# Exercise description:
Every record must be reproduced exactly. Leave none out.
'''
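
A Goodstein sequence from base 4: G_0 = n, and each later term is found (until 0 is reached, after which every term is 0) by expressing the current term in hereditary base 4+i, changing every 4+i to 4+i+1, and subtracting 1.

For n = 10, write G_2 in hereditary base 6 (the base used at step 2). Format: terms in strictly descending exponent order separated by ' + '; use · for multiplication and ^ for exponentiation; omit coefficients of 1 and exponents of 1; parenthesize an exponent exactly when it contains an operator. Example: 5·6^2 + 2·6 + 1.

2·6

i=0: 10 = 2·4 + 2 (b=4); 4→5: 2·5 + 2 = 12; 12−1 = 11
i=1: 11 = 2·5 + 1 (b=5); 5→6: 2·6 + 1 = 13; 13−1 = 12
i=2: 12 = 2·6 (b=6); 6→7: 2·7 = 14; 14−1 = 13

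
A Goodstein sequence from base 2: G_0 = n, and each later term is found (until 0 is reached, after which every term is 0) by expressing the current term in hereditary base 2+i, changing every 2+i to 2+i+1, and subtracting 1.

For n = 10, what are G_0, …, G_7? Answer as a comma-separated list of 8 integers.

[0] 10 ≡ 2^(2 + 1) + 2 (base 2). Lift 3: 84. −1: 83.
[1] 83 ≡ 3^(3 + 1) + 2 (base 3). Lift 4: 1026. −1: 1025.
[2] 1025 ≡ 4^(4 + 1) + 1 (base 4). Lift 5: 15626. −1: 15625.
[3] 15625 ≡ 5^(5 + 1) (base 5). Lift 6: 279936. −1: 279935.
[4] 279935 ≡ 5·6^6 + 5·6^5 + 5·6^4 + 5·6^3 + 5·6^2 + 5·6 + 5 (base 6). Lift 7: 4215755. −1: 4215754.
[5] 4215754 ≡ 5·7^7 + 5·7^5 + 5·7^4 + 5·7^3 + 5·7^2 + 5·7 + 4 (base 7). Lift 8: 84073324. −1: 84073323.
[6] 84073323 ≡ 5·8^8 + 5·8^5 + 5·8^4 + 5·8^3 + 5·8^2 + 5·8 + 3 (base 8). Lift 9: 1937434593. −1: 1937434592.

10, 83, 1025, 15625, 279935, 4215754, 84073323, 1937434592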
'''
# Solved problem:
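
A Goodstein sequence from base 4: G_0 = n, and each later term is found (until 0 is reached, after which every term is 0) by expressing the current term in hereditary base 4+i, changing every 4+i to 4+i+1, and subtracting 1.

For n = 10, write G_2 in hereditary base 6 (the base used at step 2). Format: terms in strictly descending exponent order separated by ' + '; use · for multiplication and ^ for exponentiation; omit coefficients of 1 and exponents of 1; parenthesize an exponent exactly when it contains an operator. Example: 5·6^2 + 2·6 + 1.

2·6

i=0: 10 = 2·4 + 2 (b=4); 4→5: 2·5 + 2 = 12; 12−1 = 11
i=1: 11 = 2·5 + 1 (b=5); 5→6: 2·6 + 1 = 13; 13−1 = 12
i=2: 12 = 2·6 (b=6); 6→7: 2·7 = 14; 14−1 = 13

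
A Goodstein sequence from base 2: G_0 = n, and each later term is found (until 0 is reached, after which every term is 0) by expressing the current term in hereditary base 2+i, changing every 2+i to 2+i+1, and subtracting 1.

For n = 10, what are G_0, …, G_7? Answer as a comma-separated list of 8 integers.

[0] 10 ≡ 2^(2 + 1) + 2 (base 2). Lift 3: 84. −1: 83.
[1] 83 ≡ 3^(3 + 1) + 2 (base 3). Lift 4: 1026. −1: 1025.
[2] 1025 ≡ 4^(4 + 1) + 1 (base 4). Lift 5: 15626. −1: 15625.
[3] 15625 ≡ 5^(5 + 1) (base 5). Lift 6: 279936. −1: 279935.
[4] 279935 ≡ 5·6^6 + 5·6^5 + 5·6^4 + 5·6^3 + 5·6^2 + 5·6 + 5 (base 6). Lift 7: 4215755. −1: 4215754.
[5] 4215754 ≡ 5·7^7 + 5·7^5 + 5·7^4 + 5·7^3 + 5·7^2 + 5·7 + 4 (base 7). Lift 8: 84073324. −1: 84073323.
[6] 84073323 ≡ 5·8^8 + 5·8^5 + 5·8^4 + 5·8^3 + 5·8^2 + 5·8 + 3 (base 8). Lift 9: 1937434593. −1: 1937434592.

10, 83, 1025, 15625, 279935, 4215754, 84073323, 1937434592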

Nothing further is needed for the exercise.